[EXERCISE DESCRIPTION]: What is needed is every line of the data that includes the word "grammar". Please copy each one.

[PROVIDED MATERIAL]:
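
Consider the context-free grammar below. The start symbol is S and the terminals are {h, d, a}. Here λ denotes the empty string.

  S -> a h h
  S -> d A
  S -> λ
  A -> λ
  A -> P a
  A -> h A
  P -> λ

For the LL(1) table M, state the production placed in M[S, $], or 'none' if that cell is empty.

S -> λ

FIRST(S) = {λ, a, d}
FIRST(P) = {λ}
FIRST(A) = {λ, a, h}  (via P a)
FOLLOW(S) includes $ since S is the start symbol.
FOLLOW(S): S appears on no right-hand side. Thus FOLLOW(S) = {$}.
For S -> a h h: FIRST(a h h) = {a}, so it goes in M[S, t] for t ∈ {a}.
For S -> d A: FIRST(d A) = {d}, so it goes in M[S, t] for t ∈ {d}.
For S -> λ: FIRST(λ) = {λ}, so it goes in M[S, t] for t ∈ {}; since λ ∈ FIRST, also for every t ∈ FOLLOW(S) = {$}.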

==

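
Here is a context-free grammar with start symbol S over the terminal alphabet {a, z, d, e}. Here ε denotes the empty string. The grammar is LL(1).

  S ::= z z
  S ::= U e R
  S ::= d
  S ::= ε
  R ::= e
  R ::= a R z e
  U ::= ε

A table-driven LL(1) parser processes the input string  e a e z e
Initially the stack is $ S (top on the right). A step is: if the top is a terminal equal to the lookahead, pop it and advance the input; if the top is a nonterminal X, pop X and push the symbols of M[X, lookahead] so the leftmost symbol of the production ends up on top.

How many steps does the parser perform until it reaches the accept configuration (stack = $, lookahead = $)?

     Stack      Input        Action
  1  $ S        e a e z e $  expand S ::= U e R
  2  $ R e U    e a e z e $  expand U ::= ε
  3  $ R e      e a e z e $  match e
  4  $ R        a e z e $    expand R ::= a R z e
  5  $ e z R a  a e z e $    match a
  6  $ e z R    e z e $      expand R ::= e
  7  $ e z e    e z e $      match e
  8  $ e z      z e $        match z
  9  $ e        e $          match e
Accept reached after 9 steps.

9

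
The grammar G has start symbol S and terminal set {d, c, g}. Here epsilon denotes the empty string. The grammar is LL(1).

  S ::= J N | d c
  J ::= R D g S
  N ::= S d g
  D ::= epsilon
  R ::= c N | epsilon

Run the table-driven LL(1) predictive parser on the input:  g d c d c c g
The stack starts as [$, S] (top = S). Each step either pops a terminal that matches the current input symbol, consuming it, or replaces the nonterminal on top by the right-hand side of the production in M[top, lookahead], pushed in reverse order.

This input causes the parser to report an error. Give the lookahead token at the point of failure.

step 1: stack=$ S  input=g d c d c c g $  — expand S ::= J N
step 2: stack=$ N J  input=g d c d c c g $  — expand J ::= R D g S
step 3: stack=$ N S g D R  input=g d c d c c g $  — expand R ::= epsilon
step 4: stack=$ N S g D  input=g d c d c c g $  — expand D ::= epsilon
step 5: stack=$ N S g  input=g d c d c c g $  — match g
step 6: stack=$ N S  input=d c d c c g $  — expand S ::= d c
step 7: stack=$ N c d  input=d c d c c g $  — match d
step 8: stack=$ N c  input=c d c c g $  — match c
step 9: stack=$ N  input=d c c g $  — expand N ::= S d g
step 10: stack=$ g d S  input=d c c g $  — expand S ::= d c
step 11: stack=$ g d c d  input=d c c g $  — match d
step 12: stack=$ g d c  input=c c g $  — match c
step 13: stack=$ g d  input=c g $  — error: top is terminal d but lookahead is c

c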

[RESPONSE TO THE TASK]:
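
Consider the context-free grammar below. The start symbol is S and the terminals are {h, d, a}. Here λ denotes the empty string.
Here is a context-free grammar with start symbol S over the terminal alphabet {a, z, d, e}. Here ε denotes the empty string. The grammar is LL(1).
The grammar G has start symbol S and terminal set {d, c, g}. Here epsilon denotes the empty string. The grammar is LL(1).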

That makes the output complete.